EXERCISE REQUIREMENTS: Each line must appear in the answer exactly as it does in the data.

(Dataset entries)
***
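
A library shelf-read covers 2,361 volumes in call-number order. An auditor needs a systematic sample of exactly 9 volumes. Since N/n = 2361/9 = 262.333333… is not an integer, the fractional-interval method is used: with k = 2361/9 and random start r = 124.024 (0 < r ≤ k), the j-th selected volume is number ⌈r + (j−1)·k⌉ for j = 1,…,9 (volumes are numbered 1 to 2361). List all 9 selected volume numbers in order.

125, 387, 649, 912, 1174, 1436, 1699, 1961, 2223

j=1: r + 0k = 124.024 → ⌈·⌉ = 125
j=2: r + 1k = 386.357333… → ⌈·⌉ = 387
j=3: r + 2k = 648.690666… → ⌈·⌉ = 649
j=4: r + 3k = 911.024 → ⌈·⌉ = 912
j=5: r + 4k = 1173.357333… → ⌈·⌉ = 1174
j=6: r + 5k = 1435.690666… → ⌈·⌉ = 1436
j=7: r + 6k = 1698.024 → ⌈·⌉ = 1699
j=8: r + 7k = 1960.357333… → ⌈·⌉ = 1961
j=9: r + 8k = 2222.690666… → ⌈·⌉ = 2223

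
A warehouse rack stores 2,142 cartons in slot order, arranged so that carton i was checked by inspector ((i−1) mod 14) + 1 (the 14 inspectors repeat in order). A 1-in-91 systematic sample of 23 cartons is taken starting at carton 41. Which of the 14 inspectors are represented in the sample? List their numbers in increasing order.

6, 13

Consecutive selections differ by k = 91, so their inspector numbers differ by 91 mod 14 = 7.
gcd(91, 14) = 7, so the sample visits 14/7 = 2 distinct residues mod 14.
Start 41 is inspector 13; the inspectors hit are 6, 13.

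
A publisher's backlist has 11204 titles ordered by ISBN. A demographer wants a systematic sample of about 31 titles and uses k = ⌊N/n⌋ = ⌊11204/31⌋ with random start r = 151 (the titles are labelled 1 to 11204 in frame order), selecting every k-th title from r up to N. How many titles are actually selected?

k = ⌊11204/31⌋ = 361
Achieved size = ⌊(11204 − 151)/361⌋ + 1 = ⌊11053/361⌋ + 1 = 30 + 1 = 31
(last selection: 151 + 30×361 = 10981 ≤ 11204; next would be 11342 > 11204)

31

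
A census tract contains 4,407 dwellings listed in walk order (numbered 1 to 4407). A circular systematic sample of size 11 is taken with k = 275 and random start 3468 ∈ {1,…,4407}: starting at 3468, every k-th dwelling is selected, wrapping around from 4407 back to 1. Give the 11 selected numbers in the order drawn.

3468, 3743, 4018, 4293, 161, 436, 711, 986, 1261, 1536, 1811

Selection 1: 3468
Selection 2: 3468 + 275 = 3743
Selection 3: 3743 + 275 = 4018
Selection 4: 4018 + 275 = 4293
Selection 5: 4293 + 275 = 4568 → 4568 − 4407 = 161
Selection 6: 161 + 275 = 436
Selection 7: 436 + 275 = 711
Selection 8: 711 + 275 = 986
Selection 9: 986 + 275 = 1261
Selection 10: 1261 + 275 = 1536
Selection 11: 1536 + 275 = 1811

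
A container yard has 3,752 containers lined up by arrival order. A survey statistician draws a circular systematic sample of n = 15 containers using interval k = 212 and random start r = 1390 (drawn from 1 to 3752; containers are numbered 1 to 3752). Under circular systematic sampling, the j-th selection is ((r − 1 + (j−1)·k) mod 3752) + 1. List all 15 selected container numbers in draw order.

Selection 1: 1390
Selection 2: 1390 + 212 = 1602
Selection 3: 1602 + 212 = 1814
Selection 4: 1814 + 212 = 2026
Selection 5: 2026 + 212 = 2238
Selection 6: 2238 + 212 = 2450
Selection 7: 2450 + 212 = 2662
Selection 8: 2662 + 212 = 2874
Selection 9: 2874 + 212 = 3086
Selection 10: 3086 + 212 = 3298
Selection 11: 3298 + 212 = 3510
Selection 12: 3510 + 212 = 3722
Selection 13: 3722 + 212 = 3934 → 3934 − 3752 = 182
Selection 14: 182 + 212 = 394
Selection 15: 394 + 212 = 606

1390, 1602, 1814, 2026, 2238, 2450, 2662, 2874, 3086, 3298, 3510, 3722, 182, 394, 606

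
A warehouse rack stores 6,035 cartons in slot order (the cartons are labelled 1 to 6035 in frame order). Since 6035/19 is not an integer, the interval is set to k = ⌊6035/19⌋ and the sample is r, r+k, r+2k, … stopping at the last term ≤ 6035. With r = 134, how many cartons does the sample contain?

k = ⌊6035/19⌋ = 317
Achieved size = ⌊(6035 − 134)/317⌋ + 1 = ⌊5901/317⌋ + 1 = 18 + 1 = 19
(last selection: 134 + 18×317 = 5840 ≤ 6035; next would be 6157 > 6035)

19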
***
YOUR RESPONSE:
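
A library shelf-read covers 2,361 volumes in call-number order. An auditor needs a systematic sample of exactly 9 volumes. Since N/n = 2361/9 = 262.333333… is not an integer, the fractional-interval method is used: with k = 2361/9 and random start r = 124.024 (0 < r ≤ k), the j-th selected volume is number ⌈r + (j−1)·k⌉ for j = 1,…,9 (volumes are numbered 1 to 2361). List all 9 selected volume numbers in order.

125, 387, 649, 912, 1174, 1436, 1699, 1961, 2223

j=1: r + 0k = 124.024 → ⌈·⌉ = 125
j=2: r + 1k = 386.357333… → ⌈·⌉ = 387
j=3: r + 2k = 648.690666… → ⌈·⌉ = 649
j=4: r + 3k = 911.024 → ⌈·⌉ = 912
j=5: r + 4k = 1173.357333… → ⌈·⌉ = 1174
j=6: r + 5k = 1435.690666… → ⌈·⌉ = 1436
j=7: r + 6k = 1698.024 → ⌈·⌉ = 1699
j=8: r + 7k = 1960.357333… → ⌈·⌉ = 1961
j=9: r + 8k = 2222.690666… → ⌈·⌉ = 2223

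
A warehouse rack stores 2,142 cartons in slot order, arranged so that carton i was checked by inspector ((i−1) mod 14) + 1 (the 14 inspectors repeat in order). A 1-in-91 systematic sample of 23 cartons is taken starting at carton 41. Which of the 14 inspectors are represented in the sample? List their numbers in increasing order.

6, 13

Consecutive selections differ by k = 91, so their inspector numbers differ by 91 mod 14 = 7.
gcd(91, 14) = 7, so the sample visits 14/7 = 2 distinct residues mod 14.
Start 41 is inspector 13; the inspectors hit are 6, 13.

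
A publisher's backlist has 11204 titles ordered by ISBN. A demographer wants a systematic sample of about 31 titles and uses k = ⌊N/n⌋ = ⌊11204/31⌋ with random start r = 151 (the titles are labelled 1 to 11204 in frame order), selecting every k-th title from r up to N. How many titles are actually selected?

k = ⌊11204/31⌋ = 361
Achieved size = ⌊(11204 − 151)/361⌋ + 1 = ⌊11053/361⌋ + 1 = 30 + 1 = 31
(last selection: 151 + 30×361 = 10981 ≤ 11204; next would be 11342 > 11204)

31

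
A census tract contains 4,407 dwellings listed in walk order (numbered 1 to 4407). A circular systematic sample of size 11 is taken with k = 275 and random start 3468 ∈ {1,…,4407}: starting at 3468, every k-th dwelling is selected, wrapping around from 4407 back to 1. Give the 11 selected numbers in the order drawn.

3468, 3743, 4018, 4293, 161, 436, 711, 986, 1261, 1536, 1811

Selection 1: 3468
Selection 2: 3468 + 275 = 3743
Selection 3: 3743 + 275 = 4018
Selection 4: 4018 + 275 = 4293
Selection 5: 4293 + 275 = 4568 → 4568 − 4407 = 161
Selection 6: 161 + 275 = 436
Selection 7: 436 + 275 = 711
Selection 8: 711 + 275 = 986
Selection 9: 986 + 275 = 1261
Selection 10: 1261 + 275 = 1536
Selection 11: 1536 + 275 = 1811

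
A container yard has 3,752 containers lined up by arrival order. A survey statistician draws a circular systematic sample of n = 15 containers using interval k = 212 and random start r = 1390 (drawn from 1 to 3752; containers are numbered 1 to 3752). Under circular systematic sampling, the j-th selection is ((r − 1 + (j−1)·k) mod 3752) + 1. List all 15 selected container numbers in draw order.

Selection 1: 1390
Selection 2: 1390 + 212 = 1602
Selection 3: 1602 + 212 = 1814
Selection 4: 1814 + 212 = 2026
Selection 5: 2026 + 212 = 2238
Selection 6: 2238 + 212 = 2450
Selection 7: 2450 + 212 = 2662
Selection 8: 2662 + 212 = 2874
Selection 9: 2874 + 212 = 3086
Selection 10: 3086 + 212 = 3298
Selection 11: 3298 + 212 = 3510
Selection 12: 3510 + 212 = 3722
Selection 13: 3722 + 212 = 3934 → 3934 − 3752 = 182
Selection 14: 182 + 212 = 394
Selection 15: 394 + 212 = 606

1390, 1602, 1814, 2026, 2238, 2450, 2662, 2874, 3086, 3298, 3510, 3722, 182, 394, 606

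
A warehouse rack stores 6,035 cartons in slot order (the cartons are labelled 1 to 6035 in frame order). Since 6035/19 is not an integer, the interval is set to k = ⌊6035/19⌋ and the sample is r, r+k, r+2k, … stopping at the last term ≤ 6035. With r = 134, how many cartons does the sample contain?

k = ⌊6035/19⌋ = 317
Achieved size = ⌊(6035 − 134)/317⌋ + 1 = ⌊5901/317⌋ + 1 = 18 + 1 = 19
(last selection: 134 + 18×317 = 5840 ≤ 6035; next would be 6157 > 6035)

19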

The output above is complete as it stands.